Write out the stretch of lines below that begins at the line with "units | $238,730.10 | Hesune |" and ends at the line with "kg | $424,777.23 | Hesune |", including both, exactly as given and nothing more.

» **Given records**:
┏━━

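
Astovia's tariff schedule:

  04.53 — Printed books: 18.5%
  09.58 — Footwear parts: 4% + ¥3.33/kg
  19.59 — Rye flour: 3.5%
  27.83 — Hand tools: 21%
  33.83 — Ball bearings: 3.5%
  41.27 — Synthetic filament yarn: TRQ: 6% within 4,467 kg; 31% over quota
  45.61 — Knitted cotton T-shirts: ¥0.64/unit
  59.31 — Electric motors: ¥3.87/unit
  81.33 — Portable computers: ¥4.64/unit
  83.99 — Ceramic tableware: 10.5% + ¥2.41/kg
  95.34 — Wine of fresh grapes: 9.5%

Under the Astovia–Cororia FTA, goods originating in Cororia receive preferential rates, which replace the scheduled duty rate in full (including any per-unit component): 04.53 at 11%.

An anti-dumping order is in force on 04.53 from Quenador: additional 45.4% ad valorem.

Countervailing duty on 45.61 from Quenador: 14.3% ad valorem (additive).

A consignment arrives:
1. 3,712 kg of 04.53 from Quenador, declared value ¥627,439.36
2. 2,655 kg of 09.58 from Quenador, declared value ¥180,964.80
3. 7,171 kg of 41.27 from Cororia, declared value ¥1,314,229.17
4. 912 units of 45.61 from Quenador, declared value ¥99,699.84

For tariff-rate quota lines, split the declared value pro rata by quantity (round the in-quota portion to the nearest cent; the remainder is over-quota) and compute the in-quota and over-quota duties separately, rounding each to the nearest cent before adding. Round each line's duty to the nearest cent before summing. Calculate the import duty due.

¥634,598.52

Line 1 (04.53, Quenador, 3,712 kg, ¥627,439.36):
Base rate for 04.53 is 18.5%.
04.53 has an FTA preferential rate, but origin Quenador is not Cororia; base rate stands.
Additional duty on 04.53 from Quenador: +45.4%. Applied ad valorem rate: 18.5% + 45.4% = 63.9%.
Duty = ¥627,439.36 × 63.9% = ¥400,933.75.
Line 2 (09.58, Quenador, 2,655 kg, ¥180,964.80):
Base rate for 09.58 is 4% + ¥3.33/kg.
Duty = ¥180,964.80 × 4% + 2,655 × ¥3.33 = ¥16,079.74.
Line 3 (41.27, Cororia, 7,171 kg, ¥1,314,229.17):
Code 41.27 is under a tariff-rate quota (threshold 4,467 kg). In-quota: 4,467 kg at 6%; over-quota: 2,704 kg at 31%.
Pro-rata value split: in-quota = ¥1,314,229.17 × 4,467/7,171 = ¥818,667.09; over-quota = ¥1,314,229.17 − ¥818,667.09 = ¥495,562.08.
In-quota duty = ¥818,667.09 × 6% = ¥49,120.03. Over-quota duty = ¥495,562.08 × 31% = ¥153,624.24.
Line duty = ¥49,120.03 + ¥153,624.24 = ¥202,744.27.
Line 4 (45.61, Quenador, 912 units, ¥99,699.84):
Base rate for 45.61 is ¥0.64/unit.
Additional duty on 45.61 from Quenador: +14.3% ad valorem. Applied ad valorem rate = 14.3%.
Duty = ¥99,699.84 × 14.3% + 912 × ¥0.64 = ¥14,840.76.
Total = ¥400,933.75 + ¥16,079.74 + ¥202,744.27 + ¥14,840.76 = ¥634,598.52.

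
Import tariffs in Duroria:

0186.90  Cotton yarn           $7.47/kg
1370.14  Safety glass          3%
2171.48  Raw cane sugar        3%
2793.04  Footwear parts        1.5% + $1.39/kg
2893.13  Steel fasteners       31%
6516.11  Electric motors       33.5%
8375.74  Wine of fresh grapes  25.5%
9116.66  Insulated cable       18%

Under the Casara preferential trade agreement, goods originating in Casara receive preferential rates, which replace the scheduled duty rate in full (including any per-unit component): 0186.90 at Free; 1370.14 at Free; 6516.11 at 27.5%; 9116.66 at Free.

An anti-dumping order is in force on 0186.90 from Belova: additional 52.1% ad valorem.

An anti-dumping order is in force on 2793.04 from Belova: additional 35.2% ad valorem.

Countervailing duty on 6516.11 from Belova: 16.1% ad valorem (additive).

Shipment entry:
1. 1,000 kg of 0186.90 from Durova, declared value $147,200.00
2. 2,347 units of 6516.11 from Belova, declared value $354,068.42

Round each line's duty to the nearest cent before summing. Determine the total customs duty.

Line 1 (0186.90, Durova, 1,000 kg, $147,200.00):
Base rate for 0186.90 is $7.47/kg.
0186.90 has an FTA preferential rate, but origin Durova is not Casara; base rate stands.
The additional-duty order on 0186.90 targets Belova, not Durova; it does not apply.
Duty = 1,000 × $7.47 = $7,470.00.
Line 2 (6516.11, Belova, 2,347 units, $354,068.42):
Base rate for 6516.11 is 33.5%.
6516.11 has an FTA preferential rate, but origin Belova is not Casara; base rate stands.
Additional duty on 6516.11 from Belova: +16.1%. Applied ad valorem rate: 33.5% + 16.1% = 49.6%.
Duty = $354,068.42 × 49.6% = $175,617.94.
Total = $7,470.00 + $175,617.94 = $183,087.94.

$183,087.94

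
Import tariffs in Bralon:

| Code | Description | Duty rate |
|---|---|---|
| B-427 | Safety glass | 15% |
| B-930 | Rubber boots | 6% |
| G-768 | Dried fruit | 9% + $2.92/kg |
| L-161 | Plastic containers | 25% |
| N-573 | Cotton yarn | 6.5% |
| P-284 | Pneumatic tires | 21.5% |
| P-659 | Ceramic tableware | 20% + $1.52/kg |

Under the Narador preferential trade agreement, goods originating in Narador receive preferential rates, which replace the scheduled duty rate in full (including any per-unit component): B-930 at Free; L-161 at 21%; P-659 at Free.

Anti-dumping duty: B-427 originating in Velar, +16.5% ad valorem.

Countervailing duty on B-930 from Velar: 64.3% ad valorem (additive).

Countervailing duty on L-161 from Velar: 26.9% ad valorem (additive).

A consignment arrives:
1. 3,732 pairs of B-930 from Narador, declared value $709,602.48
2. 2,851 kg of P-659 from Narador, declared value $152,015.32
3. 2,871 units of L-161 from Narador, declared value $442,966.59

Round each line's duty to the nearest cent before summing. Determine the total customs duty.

Line 1 (B-930, Narador, 3,732 pairs, $709,602.48):
Base rate for B-930 is 6%.
Origin Narador qualifies under the Bralon–Narador agreement and B-930 is covered: preferential rate Free applies instead.
The additional-duty order on B-930 targets Velar, not Narador; it does not apply.
Duty = $709,602.48 × 0% = $0.00.
Line 2 (P-659, Narador, 2,851 kg, $152,015.32):
Base rate for P-659 is 20% + $1.52/kg.
Origin Narador qualifies under the Bralon–Narador agreement and P-659 is covered: preferential rate Free applies instead.
Duty = $152,015.32 × 0% = $0.00.
Line 3 (L-161, Narador, 2,871 units, $442,966.59):
Base rate for L-161 is 25%.
Origin Narador qualifies under the Bralon–Narador agreement and L-161 is covered: preferential rate 21% applies instead.
The additional-duty order on L-161 targets Velar, not Narador; it does not apply.
Duty = $442,966.59 × 21% = $93,022.98.
Total = $0.00 + $0.00 + $93,022.98 = $93,022.98.

$93,022.98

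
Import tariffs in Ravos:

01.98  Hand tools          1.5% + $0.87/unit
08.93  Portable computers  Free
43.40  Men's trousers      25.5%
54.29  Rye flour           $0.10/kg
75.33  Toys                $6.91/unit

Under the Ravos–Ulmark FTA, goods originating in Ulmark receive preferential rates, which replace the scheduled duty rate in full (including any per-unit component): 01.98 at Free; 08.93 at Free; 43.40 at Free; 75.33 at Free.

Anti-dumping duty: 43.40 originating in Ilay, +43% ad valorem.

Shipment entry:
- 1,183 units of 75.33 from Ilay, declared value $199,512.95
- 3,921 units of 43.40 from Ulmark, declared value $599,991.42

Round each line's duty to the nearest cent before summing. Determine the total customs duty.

Line 1 (75.33, Ilay, 1,183 units, $199,512.95):
Base rate for 75.33 is $6.91/unit.
75.33 has an FTA preferential rate, but origin Ilay is not Ulmark; base rate stands.
Duty = 1,183 × $6.91 = $8,174.53.
Line 2 (43.40, Ulmark, 3,921 units, $599,991.42):
Base rate for 43.40 is 25.5%.
Origin Ulmark qualifies under the Ravos–Ulmark agreement and 43.40 is covered: preferential rate Free applies instead.
The additional-duty order on 43.40 targets Ilay, not Ulmark; it does not apply.
Duty = $599,991.42 × 0% = $0.00.
Total = $8,174.53 + $0.00 = $8,174.53.

$8,174.53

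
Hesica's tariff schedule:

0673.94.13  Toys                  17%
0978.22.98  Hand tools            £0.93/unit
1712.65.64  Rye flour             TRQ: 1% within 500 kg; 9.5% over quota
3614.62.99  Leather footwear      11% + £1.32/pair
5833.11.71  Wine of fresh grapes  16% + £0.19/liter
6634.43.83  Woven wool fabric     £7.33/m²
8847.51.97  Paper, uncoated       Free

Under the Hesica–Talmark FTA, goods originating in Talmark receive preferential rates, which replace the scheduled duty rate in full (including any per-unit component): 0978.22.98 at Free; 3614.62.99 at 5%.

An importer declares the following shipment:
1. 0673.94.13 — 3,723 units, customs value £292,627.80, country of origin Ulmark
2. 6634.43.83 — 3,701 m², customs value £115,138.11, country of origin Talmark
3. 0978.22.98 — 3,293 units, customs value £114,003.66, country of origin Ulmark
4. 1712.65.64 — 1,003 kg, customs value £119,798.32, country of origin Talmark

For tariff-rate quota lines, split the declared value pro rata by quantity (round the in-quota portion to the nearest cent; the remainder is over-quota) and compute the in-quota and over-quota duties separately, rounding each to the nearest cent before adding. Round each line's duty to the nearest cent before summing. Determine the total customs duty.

Line 1 (0673.94.13, Ulmark, 3,723 units, £292,627.80):
Base rate for 0673.94.13 is 17%.
Duty = £292,627.80 × 17% = £49,746.73.
Line 2 (6634.43.83, Talmark, 3,701 m², £115,138.11):
Base rate for 6634.43.83 is £7.33/m².
Origin Talmark is the FTA partner but 6634.43.83 is not on the preference list; base rate stands.
Duty = 3,701 × £7.33 = £27,128.33.
Line 3 (0978.22.98, Ulmark, 3,293 units, £114,003.66):
Base rate for 0978.22.98 is £0.93/unit.
0978.22.98 has an FTA preferential rate, but origin Ulmark is not Talmark; base rate stands.
Duty = 3,293 × £0.93 = £3,062.49.
Line 4 (1712.65.64, Talmark, 1,003 kg, £119,798.32):
Code 1712.65.64 is under a tariff-rate quota (threshold 500 kg). In-quota: 500 kg at 1%; over-quota: 503 kg at 9.5%.
Pro-rata value split: in-quota = £119,798.32 × 500/1,003 = £59,720.00; over-quota = £119,798.32 − £59,720.00 = £60,078.32.
In-quota duty = £59,720.00 × 1% = £597.20. Over-quota duty = £60,078.32 × 9.5% = £5,707.44.
Line duty = £597.20 + £5,707.44 = £6,304.64.
Total = £49,746.73 + £27,128.33 + £3,062.49 + £6,304.64 = £86,242.19.

£86,242.19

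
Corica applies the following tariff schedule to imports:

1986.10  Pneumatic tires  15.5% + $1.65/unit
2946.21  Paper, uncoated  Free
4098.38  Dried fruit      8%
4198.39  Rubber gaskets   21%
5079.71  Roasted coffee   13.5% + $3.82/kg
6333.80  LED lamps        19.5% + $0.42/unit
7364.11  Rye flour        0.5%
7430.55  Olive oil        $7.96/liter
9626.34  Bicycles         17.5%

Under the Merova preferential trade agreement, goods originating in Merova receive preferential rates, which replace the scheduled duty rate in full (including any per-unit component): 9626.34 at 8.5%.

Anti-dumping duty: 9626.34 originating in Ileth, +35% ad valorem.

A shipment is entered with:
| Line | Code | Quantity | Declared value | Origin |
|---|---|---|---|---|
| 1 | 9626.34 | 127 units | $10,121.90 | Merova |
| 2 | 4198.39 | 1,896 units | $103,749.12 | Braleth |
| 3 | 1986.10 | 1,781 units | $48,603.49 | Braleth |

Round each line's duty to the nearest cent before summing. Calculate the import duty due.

$33,119.87

Line 1 (9626.34, Merova, 127 units, $10,121.90):
Base rate for 9626.34 is 17.5%.
Origin Merova qualifies under the Corica–Merova agreement and 9626.34 is covered: preferential rate 8.5% applies instead.
The additional-duty order on 9626.34 targets Ileth, not Merova; it does not apply.
Duty = $10,121.90 × 8.5% = $860.36.
Line 2 (4198.39, Braleth, 1,896 units, $103,749.12):
Base rate for 4198.39 is 21%.
Duty = $103,749.12 × 21% = $21,787.32.
Line 3 (1986.10, Braleth, 1,781 units, $48,603.49):
Base rate for 1986.10 is 15.5% + $1.65/unit.
Duty = $48,603.49 × 15.5% + 1,781 × $1.65 = $10,472.19.
Total = $860.36 + $21,787.32 + $10,472.19 = $33,119.87.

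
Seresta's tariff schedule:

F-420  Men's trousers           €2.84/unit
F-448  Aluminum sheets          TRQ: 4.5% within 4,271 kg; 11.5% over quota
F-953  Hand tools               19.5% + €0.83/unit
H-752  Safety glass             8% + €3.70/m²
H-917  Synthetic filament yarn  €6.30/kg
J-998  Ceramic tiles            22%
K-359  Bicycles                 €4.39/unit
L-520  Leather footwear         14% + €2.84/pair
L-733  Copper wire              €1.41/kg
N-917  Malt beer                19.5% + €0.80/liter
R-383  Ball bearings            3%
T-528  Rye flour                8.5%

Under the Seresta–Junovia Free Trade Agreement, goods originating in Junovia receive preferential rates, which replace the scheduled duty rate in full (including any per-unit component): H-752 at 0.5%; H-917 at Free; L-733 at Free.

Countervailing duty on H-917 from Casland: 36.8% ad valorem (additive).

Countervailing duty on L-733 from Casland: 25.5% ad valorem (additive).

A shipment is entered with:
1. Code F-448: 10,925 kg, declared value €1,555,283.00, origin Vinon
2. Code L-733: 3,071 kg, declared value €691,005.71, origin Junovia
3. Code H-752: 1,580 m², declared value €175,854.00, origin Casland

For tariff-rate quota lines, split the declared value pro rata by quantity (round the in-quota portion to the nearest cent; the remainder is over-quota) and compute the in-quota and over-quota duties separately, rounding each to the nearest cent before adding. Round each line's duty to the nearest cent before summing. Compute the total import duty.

Line 1 (F-448, Vinon, 10,925 kg, €1,555,283.00):
Code F-448 is under a tariff-rate quota (threshold 4,271 kg). In-quota: 4,271 kg at 4.5%; over-quota: 6,654 kg at 11.5%.
Pro-rata value split: in-quota = €1,555,283.00 × 4,271/10,925 = €608,019.56; over-quota = €1,555,283.00 − €608,019.56 = €947,263.44.
In-quota duty = €608,019.56 × 4.5% = €27,360.88. Over-quota duty = €947,263.44 × 11.5% = €108,935.30.
Line duty = €27,360.88 + €108,935.30 = €136,296.18.
Line 2 (L-733, Junovia, 3,071 kg, €691,005.71):
Base rate for L-733 is €1.41/kg.
Origin Junovia qualifies under the Seresta–Junovia agreement and L-733 is covered: preferential rate Free applies instead.
The additional-duty order on L-733 targets Casland, not Junovia; it does not apply.
Duty = €691,005.71 × 0% = €0.00.
Line 3 (H-752, Casland, 1,580 m², €175,854.00):
Base rate for H-752 is 8% + €3.70/m².
H-752 has an FTA preferential rate, but origin Casland is not Junovia; base rate stands.
Duty = €175,854.00 × 8% + 1,580 × €3.70 = €19,914.32.
Total = €136,296.18 + €0.00 + €19,914.32 = €156,210.50.

€156,210.50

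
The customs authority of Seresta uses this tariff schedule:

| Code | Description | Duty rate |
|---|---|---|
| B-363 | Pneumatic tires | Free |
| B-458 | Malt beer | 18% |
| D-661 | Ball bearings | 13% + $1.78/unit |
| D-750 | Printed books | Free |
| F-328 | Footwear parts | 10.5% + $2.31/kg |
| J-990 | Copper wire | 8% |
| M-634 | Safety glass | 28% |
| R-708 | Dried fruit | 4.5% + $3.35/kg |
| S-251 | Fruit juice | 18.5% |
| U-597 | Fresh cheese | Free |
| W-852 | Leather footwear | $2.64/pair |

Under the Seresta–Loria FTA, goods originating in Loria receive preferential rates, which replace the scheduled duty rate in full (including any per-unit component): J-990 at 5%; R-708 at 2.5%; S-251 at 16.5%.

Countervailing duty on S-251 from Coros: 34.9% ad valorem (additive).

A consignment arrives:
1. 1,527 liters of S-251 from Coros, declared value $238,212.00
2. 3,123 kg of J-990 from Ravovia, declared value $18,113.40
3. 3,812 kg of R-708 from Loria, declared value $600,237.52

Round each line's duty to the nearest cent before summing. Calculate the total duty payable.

Line 1 (S-251, Coros, 1,527 liters, $238,212.00):
Base rate for S-251 is 18.5%.
S-251 has an FTA preferential rate, but origin Coros is not Loria; base rate stands.
Additional duty on S-251 from Coros: +34.9%. Applied ad valorem rate: 18.5% + 34.9% = 53.4%.
Duty = $238,212.00 × 53.4% = $127,205.21.
Line 2 (J-990, Ravovia, 3,123 kg, $18,113.40):
Base rate for J-990 is 8%.
J-990 has an FTA preferential rate, but origin Ravovia is not Loria; base rate stands.
Duty = $18,113.40 × 8% = $1,449.07.
Line 3 (R-708, Loria, 3,812 kg, $600,237.52):
Base rate for R-708 is 4.5% + $3.35/kg.
Origin Loria qualifies under the Seresta–Loria agreement and R-708 is covered: preferential rate 2.5% applies instead.
Duty = $600,237.52 × 2.5% = $15,005.94.
Total = $127,205.21 + $1,449.07 + $15,005.94 = $143,660.22.

$143,660.22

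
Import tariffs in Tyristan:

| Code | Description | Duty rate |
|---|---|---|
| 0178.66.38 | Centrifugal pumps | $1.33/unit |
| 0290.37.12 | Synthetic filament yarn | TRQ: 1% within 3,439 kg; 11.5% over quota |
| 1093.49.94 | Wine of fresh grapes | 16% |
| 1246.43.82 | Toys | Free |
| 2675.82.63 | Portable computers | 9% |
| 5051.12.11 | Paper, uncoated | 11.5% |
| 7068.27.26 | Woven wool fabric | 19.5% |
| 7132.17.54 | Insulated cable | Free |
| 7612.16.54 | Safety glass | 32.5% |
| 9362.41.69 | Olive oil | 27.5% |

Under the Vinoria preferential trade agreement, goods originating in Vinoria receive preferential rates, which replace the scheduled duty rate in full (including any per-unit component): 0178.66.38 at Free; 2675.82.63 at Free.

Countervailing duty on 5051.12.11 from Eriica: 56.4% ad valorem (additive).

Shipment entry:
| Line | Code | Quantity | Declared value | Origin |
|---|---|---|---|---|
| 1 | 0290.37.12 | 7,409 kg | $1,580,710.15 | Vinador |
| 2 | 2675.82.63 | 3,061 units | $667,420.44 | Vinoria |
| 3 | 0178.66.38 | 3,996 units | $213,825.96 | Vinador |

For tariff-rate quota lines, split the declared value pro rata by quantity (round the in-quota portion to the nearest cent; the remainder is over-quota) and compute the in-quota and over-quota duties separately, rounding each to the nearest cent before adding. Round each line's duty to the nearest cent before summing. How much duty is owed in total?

Line 1 (0290.37.12, Vinador, 7,409 kg, $1,580,710.15):
Code 0290.37.12 is under a tariff-rate quota (threshold 3,439 kg). In-quota: 3,439 kg at 1%; over-quota: 3,970 kg at 11.5%.
Pro-rata value split: in-quota = $1,580,710.15 × 3,439/7,409 = $733,710.65; over-quota = $1,580,710.15 − $733,710.65 = $846,999.50.
In-quota duty = $733,710.65 × 1% = $7,337.11. Over-quota duty = $846,999.50 × 11.5% = $97,404.94.
Line duty = $7,337.11 + $97,404.94 = $104,742.05.
Line 2 (2675.82.63, Vinoria, 3,061 units, $667,420.44):
Base rate for 2675.82.63 is 9%.
Origin Vinoria qualifies under the Tyristan–Vinoria agreement and 2675.82.63 is covered: preferential rate Free applies instead.
Duty = $667,420.44 × 0% = $0.00.
Line 3 (0178.66.38, Vinador, 3,996 units, $213,825.96):
Base rate for 0178.66.38 is $1.33/unit.
0178.66.38 has an FTA preferential rate, but origin Vinador is not Vinoria; base rate stands.
Duty = 3,996 × $1.33 = $5,314.68.
Total = $104,742.05 + $0.00 + $5,314.68 = $110,056.73.

$110,056.73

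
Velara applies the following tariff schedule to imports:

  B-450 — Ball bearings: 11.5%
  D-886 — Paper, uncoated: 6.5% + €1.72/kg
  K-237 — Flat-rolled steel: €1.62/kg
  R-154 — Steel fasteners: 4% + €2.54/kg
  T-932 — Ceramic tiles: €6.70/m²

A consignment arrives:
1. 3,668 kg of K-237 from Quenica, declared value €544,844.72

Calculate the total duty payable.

Line 1 (K-237, Quenica, 3,668 kg, €544,844.72):
Base rate for K-237 is €1.62/kg.
Duty = 3,668 × €1.62 = €5,942.16.

€5,942.16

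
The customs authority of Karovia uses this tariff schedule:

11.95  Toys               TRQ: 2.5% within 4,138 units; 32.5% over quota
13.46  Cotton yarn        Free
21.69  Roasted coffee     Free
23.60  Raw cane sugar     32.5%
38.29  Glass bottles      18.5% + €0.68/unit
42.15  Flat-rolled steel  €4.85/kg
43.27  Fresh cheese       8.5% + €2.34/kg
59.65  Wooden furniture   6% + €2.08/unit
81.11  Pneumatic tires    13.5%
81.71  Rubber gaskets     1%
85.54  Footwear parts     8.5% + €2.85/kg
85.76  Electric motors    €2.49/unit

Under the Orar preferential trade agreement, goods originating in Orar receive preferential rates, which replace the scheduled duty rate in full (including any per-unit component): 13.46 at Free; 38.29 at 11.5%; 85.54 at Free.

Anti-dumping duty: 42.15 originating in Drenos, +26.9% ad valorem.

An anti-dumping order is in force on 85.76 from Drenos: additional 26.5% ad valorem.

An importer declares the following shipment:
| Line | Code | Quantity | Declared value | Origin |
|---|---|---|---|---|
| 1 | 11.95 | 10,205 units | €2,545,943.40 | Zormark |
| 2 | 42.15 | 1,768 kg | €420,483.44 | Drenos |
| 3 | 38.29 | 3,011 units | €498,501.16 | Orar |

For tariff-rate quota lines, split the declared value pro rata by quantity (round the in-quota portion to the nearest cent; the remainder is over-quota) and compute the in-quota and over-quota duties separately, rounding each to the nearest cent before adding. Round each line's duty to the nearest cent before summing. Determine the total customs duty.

€696,739.62

Line 1 (11.95, Zormark, 10,205 units, €2,545,943.40):
Code 11.95 is under a tariff-rate quota (threshold 4,138 units). In-quota: 4,138 units at 2.5%; over-quota: 6,067 units at 32.5%.
Pro-rata value split: in-quota = €2,545,943.40 × 4,138/10,205 = €1,032,348.24; over-quota = €2,545,943.40 − €1,032,348.24 = €1,513,595.16.
In-quota duty = €1,032,348.24 × 2.5% = €25,808.71. Over-quota duty = €1,513,595.16 × 32.5% = €491,918.43.
Line duty = €25,808.71 + €491,918.43 = €517,727.14.
Line 2 (42.15, Drenos, 1,768 kg, €420,483.44):
Base rate for 42.15 is €4.85/kg.
Additional duty on 42.15 from Drenos: +26.9% ad valorem. Applied ad valorem rate = 26.9%.
Duty = €420,483.44 × 26.9% + 1,768 × €4.85 = €121,684.85.
Line 3 (38.29, Orar, 3,011 units, €498,501.16):
Base rate for 38.29 is 18.5% + €0.68/unit.
Origin Orar qualifies under the Karovia–Orar agreement and 38.29 is covered: preferential rate 11.5% applies instead.
Duty = €498,501.16 × 11.5% = €57,327.63.
Total = €517,727.14 + €121,684.85 + €57,327.63 = €696,739.62.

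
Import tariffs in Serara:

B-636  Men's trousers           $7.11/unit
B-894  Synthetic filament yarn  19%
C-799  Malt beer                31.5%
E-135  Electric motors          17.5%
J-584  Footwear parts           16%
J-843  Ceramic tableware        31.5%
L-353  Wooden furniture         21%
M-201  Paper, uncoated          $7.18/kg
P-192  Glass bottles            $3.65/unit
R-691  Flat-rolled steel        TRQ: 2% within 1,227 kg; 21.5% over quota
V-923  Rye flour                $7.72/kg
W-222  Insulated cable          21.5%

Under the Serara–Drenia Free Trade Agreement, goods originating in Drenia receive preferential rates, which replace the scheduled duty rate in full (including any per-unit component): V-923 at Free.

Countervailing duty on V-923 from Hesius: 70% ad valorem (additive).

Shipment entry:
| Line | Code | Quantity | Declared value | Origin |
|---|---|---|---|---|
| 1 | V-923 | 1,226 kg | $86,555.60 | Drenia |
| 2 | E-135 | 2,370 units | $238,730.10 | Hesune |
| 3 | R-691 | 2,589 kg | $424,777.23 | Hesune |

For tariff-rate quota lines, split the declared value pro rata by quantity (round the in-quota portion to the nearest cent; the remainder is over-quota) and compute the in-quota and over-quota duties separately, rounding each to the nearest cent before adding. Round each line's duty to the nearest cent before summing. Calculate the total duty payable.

$93,848.67

Line 1 (V-923, Drenia, 1,226 kg, $86,555.60):
Base rate for V-923 is $7.72/kg.
Origin Drenia qualifies under the Serara–Drenia agreement and V-923 is covered: preferential rate Free applies instead.
The additional-duty order on V-923 targets Hesius, not Drenia; it does not apply.
Duty = $86,555.60 × 0% = $0.00.
Line 2 (E-135, Hesune, 2,370 units, $238,730.10):
Base rate for E-135 is 17.5%.
Duty = $238,730.10 × 17.5% = $41,777.77.
Line 3 (R-691, Hesune, 2,589 kg, $424,777.23):
Code R-691 is under a tariff-rate quota (threshold 1,227 kg). In-quota: 1,227 kg at 2%; over-quota: 1,362 kg at 21.5%.
Pro-rata value split: in-quota = $424,777.23 × 1,227/2,589 = $201,313.89; over-quota = $424,777.23 − $201,313.89 = $223,463.34.
In-quota duty = $201,313.89 × 2% = $4,026.28. Over-quota duty = $223,463.34 × 21.5% = $48,044.62.
Line duty = $4,026.28 + $48,044.62 = $52,070.90.
Total = $0.00 + $41,777.77 + $52,070.90 = $93,848.67.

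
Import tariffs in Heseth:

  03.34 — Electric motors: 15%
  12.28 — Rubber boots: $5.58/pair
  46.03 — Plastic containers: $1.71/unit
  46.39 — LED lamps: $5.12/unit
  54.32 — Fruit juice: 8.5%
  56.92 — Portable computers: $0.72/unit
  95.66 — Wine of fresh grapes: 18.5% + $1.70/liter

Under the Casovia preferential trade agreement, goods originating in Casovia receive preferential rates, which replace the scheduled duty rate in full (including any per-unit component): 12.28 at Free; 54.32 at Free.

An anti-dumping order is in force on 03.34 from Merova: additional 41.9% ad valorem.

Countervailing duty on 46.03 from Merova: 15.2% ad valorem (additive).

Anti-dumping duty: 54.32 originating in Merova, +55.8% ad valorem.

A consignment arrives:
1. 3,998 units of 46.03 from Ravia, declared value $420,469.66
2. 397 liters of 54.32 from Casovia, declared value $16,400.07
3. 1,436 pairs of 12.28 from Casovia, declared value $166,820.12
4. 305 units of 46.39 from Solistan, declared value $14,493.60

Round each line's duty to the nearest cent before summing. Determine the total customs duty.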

┗━━

» **Expected output**:
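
| 2 | E-135 | 2,370 units | $238,730.10 | Hesune |
| 3 | R-691 | 2,589 kg | $424,777.23 | Hesune |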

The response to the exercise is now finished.